#### WORK ITEM:
From the entries below, copy exactly the lines from the one that contains "k=4: F=-5.669 N, v=-2.65 m/s" through the one that contains "k=3: F=37.398 N, v=1.708 m/s", both included, and only those.

#### RECORDS TO USE:
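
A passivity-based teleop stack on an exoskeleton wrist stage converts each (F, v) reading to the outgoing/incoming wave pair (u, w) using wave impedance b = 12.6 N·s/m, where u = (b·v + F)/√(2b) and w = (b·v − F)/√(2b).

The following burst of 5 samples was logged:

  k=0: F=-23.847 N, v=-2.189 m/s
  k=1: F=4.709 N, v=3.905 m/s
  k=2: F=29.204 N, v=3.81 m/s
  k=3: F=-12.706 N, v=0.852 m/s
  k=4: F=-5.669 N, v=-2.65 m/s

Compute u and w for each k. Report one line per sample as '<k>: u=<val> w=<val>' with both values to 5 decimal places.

k=0: b·v=12.6×(-2.189)=-27.58140; √(2b)=5.01996; u=(-27.58140+(-23.847))/5.01996=-10.24478, w=(-27.58140−(-23.847))/5.01996=-0.74391
k=1: b·v=12.6×3.905=49.20300; √(2b)=5.01996; u=(49.20300+4.709)/5.01996=10.73953, w=(49.20300−4.709)/5.01996=8.86342
k=2: b·v=12.6×3.81=48.00600; √(2b)=5.01996; u=(48.00600+29.204)/5.01996=15.38060, w=(48.00600−29.204)/5.01996=3.74545
k=3: b·v=12.6×0.852=10.73520; √(2b)=5.01996; u=(10.73520+(-12.706))/5.01996=-0.39259, w=(10.73520−(-12.706))/5.01996=4.66960
k=4: b·v=12.6×(-2.65)=-33.39000; √(2b)=5.01996; u=(-33.39000+(-5.669))/5.01996=-7.78074, w=(-33.39000−(-5.669))/5.01996=-5.52216

0: u=-10.24478 w=-0.74391
1: u=10.73953 w=8.86342
2: u=15.38060 w=3.74545
3: u=-0.39259 w=4.66960
4: u=-7.78074 w=-5.52216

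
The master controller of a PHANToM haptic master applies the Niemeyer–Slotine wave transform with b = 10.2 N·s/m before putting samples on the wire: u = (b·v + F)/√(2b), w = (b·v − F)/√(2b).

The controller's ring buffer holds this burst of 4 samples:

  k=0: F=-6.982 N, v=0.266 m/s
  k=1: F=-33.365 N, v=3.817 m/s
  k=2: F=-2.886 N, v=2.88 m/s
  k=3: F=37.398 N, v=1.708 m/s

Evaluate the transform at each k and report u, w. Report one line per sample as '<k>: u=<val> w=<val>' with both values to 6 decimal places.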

#### ANSWER BOX:
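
  k=4: F=-5.669 N, v=-2.65 m/s

Compute u and w for each k. Report one line per sample as '<k>: u=<val> w=<val>' with both values to 5 decimal places.

k=0: b·v=12.6×(-2.189)=-27.58140; √(2b)=5.01996; u=(-27.58140+(-23.847))/5.01996=-10.24478, w=(-27.58140−(-23.847))/5.01996=-0.74391
k=1: b·v=12.6×3.905=49.20300; √(2b)=5.01996; u=(49.20300+4.709)/5.01996=10.73953, w=(49.20300−4.709)/5.01996=8.86342
k=2: b·v=12.6×3.81=48.00600; √(2b)=5.01996; u=(48.00600+29.204)/5.01996=15.38060, w=(48.00600−29.204)/5.01996=3.74545
k=3: b·v=12.6×0.852=10.73520; √(2b)=5.01996; u=(10.73520+(-12.706))/5.01996=-0.39259, w=(10.73520−(-12.706))/5.01996=4.66960
k=4: b·v=12.6×(-2.65)=-33.39000; √(2b)=5.01996; u=(-33.39000+(-5.669))/5.01996=-7.78074, w=(-33.39000−(-5.669))/5.01996=-5.52216

0: u=-10.24478 w=-0.74391
1: u=10.73953 w=8.86342
2: u=15.38060 w=3.74545
3: u=-0.39259 w=4.66960
4: u=-7.78074 w=-5.52216

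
The master controller of a PHANToM haptic master applies the Niemeyer–Slotine wave transform with b = 10.2 N·s/m before putting samples on the wire: u = (b·v + F)/√(2b), w = (b·v − F)/√(2b).

The controller's ring buffer holds this burst of 4 samples:

  k=0: F=-6.982 N, v=0.266 m/s
  k=1: F=-33.365 N, v=3.817 m/s
  k=2: F=-2.886 N, v=2.88 m/s
  k=3: F=37.398 N, v=1.708 m/s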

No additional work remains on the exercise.